=== Task description ===
Every record needs to be restated word for word.

=== Source data ===
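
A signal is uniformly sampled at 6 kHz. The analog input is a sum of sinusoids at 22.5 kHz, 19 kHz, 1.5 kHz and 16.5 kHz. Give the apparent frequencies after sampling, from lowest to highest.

fs/2 = 3 kHz.
22.5 kHz mod fs = 4.5 kHz.
4.5 kHz > fs/2 = 3 kHz, folds to fs − 4.5 kHz = 1.5 kHz.
19 kHz mod fs = 1 kHz.
1 kHz ≤ fs/2 = 3 kHz, appears at 1 kHz.
1.5 kHz ≤ fs/2 = 3 kHz, passes unchanged.
16.5 kHz mod fs = 4.5 kHz.
4.5 kHz > fs/2 = 3 kHz, folds to fs − 4.5 kHz = 1.5 kHz.
Distinct values: {1 kHz, 1.5 kHz}.

1 kHz, 1.5 kHz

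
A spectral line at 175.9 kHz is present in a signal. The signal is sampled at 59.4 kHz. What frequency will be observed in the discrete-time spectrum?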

=== Problem solution ===
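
A signal is uniformly sampled at 6 kHz. The analog input is a sum of sinusoids at 22.5 kHz, 19 kHz, 1.5 kHz and 16.5 kHz. Give the apparent frequencies after sampling, from lowest to highest.

fs/2 = 3 kHz.
22.5 kHz mod fs = 4.5 kHz.
4.5 kHz > fs/2 = 3 kHz, folds to fs − 4.5 kHz = 1.5 kHz.
19 kHz mod fs = 1 kHz.
1 kHz ≤ fs/2 = 3 kHz, appears at 1 kHz.
1.5 kHz ≤ fs/2 = 3 kHz, passes unchanged.
16.5 kHz mod fs = 4.5 kHz.
4.5 kHz > fs/2 = 3 kHz, folds to fs − 4.5 kHz = 1.5 kHz.
Distinct values: {1 kHz, 1.5 kHz}.

1 kHz, 1.5 kHz

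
A spectral line at 175.9 kHz is present in a signal. The signal is sampled at 59.4 kHz. What frequency will be observed in the discrete-time spectrum?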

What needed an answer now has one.